Only one stretch of the records below should be repeated. It starts with the line containing "Scatter-gather DMA: 6 descriptors, 24-byte" and goes on through the line containing "56 5d eb 9c", exactly as written.

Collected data
# # # # # # #

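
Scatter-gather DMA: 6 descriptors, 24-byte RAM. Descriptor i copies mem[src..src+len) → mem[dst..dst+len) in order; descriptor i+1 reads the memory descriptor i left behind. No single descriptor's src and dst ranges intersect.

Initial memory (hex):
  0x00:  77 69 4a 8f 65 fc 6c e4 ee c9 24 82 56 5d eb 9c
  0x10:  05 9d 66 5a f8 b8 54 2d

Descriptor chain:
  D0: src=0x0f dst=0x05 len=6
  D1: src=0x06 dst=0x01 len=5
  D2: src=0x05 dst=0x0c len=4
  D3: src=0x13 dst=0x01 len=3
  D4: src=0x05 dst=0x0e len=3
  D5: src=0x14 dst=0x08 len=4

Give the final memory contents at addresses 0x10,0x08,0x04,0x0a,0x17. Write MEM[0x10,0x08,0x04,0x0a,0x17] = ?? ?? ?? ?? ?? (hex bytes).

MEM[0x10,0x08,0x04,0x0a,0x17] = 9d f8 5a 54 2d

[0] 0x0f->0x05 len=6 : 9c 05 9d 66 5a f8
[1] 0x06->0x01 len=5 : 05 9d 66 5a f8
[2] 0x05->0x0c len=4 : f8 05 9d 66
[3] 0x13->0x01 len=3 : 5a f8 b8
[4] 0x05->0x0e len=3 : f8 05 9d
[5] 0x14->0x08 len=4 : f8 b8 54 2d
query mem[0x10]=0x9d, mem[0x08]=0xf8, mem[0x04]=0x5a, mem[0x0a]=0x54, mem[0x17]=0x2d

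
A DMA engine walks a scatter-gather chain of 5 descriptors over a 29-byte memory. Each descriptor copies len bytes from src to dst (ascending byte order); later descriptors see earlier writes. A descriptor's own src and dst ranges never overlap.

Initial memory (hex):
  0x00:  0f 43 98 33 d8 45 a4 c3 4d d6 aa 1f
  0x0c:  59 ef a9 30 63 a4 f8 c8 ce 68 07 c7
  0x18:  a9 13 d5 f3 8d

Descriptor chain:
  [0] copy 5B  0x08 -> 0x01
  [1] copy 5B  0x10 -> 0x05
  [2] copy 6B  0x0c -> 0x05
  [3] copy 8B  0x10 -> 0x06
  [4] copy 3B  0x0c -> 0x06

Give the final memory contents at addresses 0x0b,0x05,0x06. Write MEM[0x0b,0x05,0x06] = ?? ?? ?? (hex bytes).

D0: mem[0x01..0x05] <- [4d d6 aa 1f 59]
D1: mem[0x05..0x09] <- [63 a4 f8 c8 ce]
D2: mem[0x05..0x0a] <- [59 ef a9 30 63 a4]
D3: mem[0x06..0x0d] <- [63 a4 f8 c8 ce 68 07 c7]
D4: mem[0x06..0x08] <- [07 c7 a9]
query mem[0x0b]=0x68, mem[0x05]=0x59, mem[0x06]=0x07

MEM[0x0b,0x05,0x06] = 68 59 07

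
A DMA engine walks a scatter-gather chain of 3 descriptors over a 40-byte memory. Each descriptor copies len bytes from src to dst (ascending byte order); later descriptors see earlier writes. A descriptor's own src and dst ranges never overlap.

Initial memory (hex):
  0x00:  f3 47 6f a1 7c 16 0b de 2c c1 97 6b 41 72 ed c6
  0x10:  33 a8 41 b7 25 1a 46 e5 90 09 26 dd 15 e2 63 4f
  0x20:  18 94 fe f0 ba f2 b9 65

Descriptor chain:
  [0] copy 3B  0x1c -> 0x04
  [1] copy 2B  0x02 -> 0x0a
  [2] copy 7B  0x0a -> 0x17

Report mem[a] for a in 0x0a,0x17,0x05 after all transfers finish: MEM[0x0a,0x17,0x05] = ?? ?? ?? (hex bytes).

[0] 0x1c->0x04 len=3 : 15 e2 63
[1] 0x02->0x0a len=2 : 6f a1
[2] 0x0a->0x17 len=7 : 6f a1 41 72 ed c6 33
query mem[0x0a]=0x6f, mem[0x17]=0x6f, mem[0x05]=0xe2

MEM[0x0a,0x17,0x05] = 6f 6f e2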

# # # # # # #

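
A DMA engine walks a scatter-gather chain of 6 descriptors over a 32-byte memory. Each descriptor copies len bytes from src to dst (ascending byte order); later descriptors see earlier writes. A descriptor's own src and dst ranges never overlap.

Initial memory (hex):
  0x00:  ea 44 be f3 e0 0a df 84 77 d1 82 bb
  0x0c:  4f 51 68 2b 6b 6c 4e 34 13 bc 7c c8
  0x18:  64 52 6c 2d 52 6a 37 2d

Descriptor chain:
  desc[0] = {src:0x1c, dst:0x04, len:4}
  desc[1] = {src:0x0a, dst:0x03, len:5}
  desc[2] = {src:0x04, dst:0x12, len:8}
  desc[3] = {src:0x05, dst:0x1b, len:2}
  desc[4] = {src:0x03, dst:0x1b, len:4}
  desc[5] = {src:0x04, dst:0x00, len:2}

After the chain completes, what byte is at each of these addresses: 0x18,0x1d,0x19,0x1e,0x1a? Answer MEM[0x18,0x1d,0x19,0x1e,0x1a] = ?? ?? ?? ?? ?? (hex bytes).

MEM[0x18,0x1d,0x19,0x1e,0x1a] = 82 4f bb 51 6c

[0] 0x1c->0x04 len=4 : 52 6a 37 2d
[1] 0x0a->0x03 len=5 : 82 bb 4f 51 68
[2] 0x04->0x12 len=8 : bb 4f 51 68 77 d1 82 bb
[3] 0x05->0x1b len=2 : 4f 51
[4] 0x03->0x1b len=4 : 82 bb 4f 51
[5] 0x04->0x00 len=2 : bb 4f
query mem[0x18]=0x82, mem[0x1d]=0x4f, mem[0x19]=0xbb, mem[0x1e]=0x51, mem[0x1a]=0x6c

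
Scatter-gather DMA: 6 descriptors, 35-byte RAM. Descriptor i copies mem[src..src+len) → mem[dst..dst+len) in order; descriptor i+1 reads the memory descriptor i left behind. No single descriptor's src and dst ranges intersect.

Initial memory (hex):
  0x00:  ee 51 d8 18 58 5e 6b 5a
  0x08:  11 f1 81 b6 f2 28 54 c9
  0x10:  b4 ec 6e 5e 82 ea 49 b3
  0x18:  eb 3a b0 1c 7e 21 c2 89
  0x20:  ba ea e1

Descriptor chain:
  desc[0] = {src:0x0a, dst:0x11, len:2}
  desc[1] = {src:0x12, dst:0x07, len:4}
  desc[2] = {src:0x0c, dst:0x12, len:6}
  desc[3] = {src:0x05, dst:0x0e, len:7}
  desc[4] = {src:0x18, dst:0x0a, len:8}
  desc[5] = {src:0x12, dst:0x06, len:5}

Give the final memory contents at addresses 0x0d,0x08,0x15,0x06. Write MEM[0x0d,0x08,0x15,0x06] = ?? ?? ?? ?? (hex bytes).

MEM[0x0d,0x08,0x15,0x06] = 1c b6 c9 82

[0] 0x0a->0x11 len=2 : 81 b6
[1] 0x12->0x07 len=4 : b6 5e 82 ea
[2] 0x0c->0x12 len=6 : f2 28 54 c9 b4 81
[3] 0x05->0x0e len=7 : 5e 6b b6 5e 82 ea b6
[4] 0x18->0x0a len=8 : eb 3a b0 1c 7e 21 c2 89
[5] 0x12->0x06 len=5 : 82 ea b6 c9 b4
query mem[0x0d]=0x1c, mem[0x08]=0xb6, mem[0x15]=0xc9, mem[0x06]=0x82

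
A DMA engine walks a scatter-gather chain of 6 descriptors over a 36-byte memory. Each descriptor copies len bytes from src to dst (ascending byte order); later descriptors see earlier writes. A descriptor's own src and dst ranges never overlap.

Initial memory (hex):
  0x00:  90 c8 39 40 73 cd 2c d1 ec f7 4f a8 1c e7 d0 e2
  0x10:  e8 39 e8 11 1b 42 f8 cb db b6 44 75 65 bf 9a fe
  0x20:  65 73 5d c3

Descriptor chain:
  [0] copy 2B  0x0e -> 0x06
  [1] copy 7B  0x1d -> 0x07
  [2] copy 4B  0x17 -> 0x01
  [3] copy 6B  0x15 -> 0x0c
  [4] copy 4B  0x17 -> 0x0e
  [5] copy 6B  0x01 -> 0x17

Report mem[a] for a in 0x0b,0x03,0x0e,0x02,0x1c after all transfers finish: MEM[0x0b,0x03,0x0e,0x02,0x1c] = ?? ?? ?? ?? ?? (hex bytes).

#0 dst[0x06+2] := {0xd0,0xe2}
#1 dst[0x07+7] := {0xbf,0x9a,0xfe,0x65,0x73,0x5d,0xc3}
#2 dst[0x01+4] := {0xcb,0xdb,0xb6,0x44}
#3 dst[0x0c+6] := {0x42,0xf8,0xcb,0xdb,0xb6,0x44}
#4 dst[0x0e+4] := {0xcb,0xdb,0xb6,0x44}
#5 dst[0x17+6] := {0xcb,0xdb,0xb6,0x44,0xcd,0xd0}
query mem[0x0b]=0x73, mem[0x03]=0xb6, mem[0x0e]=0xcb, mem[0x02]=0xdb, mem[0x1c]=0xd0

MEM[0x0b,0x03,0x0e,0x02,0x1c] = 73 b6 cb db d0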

# # # # # # #

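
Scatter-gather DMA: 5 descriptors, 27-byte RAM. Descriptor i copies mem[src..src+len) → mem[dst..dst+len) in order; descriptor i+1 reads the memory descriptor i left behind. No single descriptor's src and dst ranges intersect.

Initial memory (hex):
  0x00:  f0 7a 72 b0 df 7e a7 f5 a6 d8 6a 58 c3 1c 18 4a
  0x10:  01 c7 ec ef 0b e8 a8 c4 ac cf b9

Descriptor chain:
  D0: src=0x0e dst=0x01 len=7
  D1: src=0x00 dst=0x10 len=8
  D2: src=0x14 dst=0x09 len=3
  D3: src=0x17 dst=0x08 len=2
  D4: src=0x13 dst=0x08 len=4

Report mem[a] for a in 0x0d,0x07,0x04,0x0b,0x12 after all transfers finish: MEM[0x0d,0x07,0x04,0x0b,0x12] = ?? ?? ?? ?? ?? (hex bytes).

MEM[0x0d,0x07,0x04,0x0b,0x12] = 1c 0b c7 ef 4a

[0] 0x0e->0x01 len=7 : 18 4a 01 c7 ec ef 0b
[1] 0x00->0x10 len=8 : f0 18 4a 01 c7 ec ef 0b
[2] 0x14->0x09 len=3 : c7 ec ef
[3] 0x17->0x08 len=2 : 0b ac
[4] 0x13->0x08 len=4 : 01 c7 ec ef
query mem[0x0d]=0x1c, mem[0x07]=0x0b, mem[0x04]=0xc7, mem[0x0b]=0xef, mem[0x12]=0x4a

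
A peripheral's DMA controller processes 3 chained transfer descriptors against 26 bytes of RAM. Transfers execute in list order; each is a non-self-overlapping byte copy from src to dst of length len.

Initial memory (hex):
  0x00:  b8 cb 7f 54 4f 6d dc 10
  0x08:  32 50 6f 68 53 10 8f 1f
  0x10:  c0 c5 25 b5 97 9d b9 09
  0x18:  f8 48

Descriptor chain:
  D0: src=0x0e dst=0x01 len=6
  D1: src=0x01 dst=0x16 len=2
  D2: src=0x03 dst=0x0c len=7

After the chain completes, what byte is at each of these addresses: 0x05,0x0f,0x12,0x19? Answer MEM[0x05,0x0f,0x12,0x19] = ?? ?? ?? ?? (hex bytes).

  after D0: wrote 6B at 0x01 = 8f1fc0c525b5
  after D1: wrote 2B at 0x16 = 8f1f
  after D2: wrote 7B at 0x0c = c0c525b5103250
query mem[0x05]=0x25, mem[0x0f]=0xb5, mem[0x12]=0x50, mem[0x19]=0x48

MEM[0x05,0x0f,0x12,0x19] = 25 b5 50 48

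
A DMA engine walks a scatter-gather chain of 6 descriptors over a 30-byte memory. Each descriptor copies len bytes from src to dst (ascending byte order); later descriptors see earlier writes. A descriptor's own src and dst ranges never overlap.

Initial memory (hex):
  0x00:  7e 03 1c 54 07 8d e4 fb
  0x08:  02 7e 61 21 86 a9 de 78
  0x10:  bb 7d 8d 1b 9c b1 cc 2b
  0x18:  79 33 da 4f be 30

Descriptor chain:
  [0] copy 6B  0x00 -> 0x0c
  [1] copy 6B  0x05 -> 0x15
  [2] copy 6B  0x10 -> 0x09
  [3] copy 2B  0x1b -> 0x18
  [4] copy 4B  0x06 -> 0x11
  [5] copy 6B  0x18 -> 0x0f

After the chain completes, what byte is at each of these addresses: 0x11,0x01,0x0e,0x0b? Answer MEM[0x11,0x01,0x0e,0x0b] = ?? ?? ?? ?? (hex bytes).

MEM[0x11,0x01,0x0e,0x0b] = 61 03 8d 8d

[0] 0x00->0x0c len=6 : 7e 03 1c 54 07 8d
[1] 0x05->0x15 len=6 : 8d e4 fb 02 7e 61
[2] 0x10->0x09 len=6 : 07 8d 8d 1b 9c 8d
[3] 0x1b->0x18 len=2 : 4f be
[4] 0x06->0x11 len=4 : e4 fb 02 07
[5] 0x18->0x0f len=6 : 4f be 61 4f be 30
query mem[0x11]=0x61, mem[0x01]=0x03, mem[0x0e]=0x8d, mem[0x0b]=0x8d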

# # # # # # #

* _TASK SOLUTION_
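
Scatter-gather DMA: 6 descriptors, 24-byte RAM. Descriptor i copies mem[src..src+len) → mem[dst..dst+len) in order; descriptor i+1 reads the memory descriptor i left behind. No single descriptor's src and dst ranges intersect.

Initial memory (hex):
  0x00:  77 69 4a 8f 65 fc 6c e4 ee c9 24 82 56 5d eb 9c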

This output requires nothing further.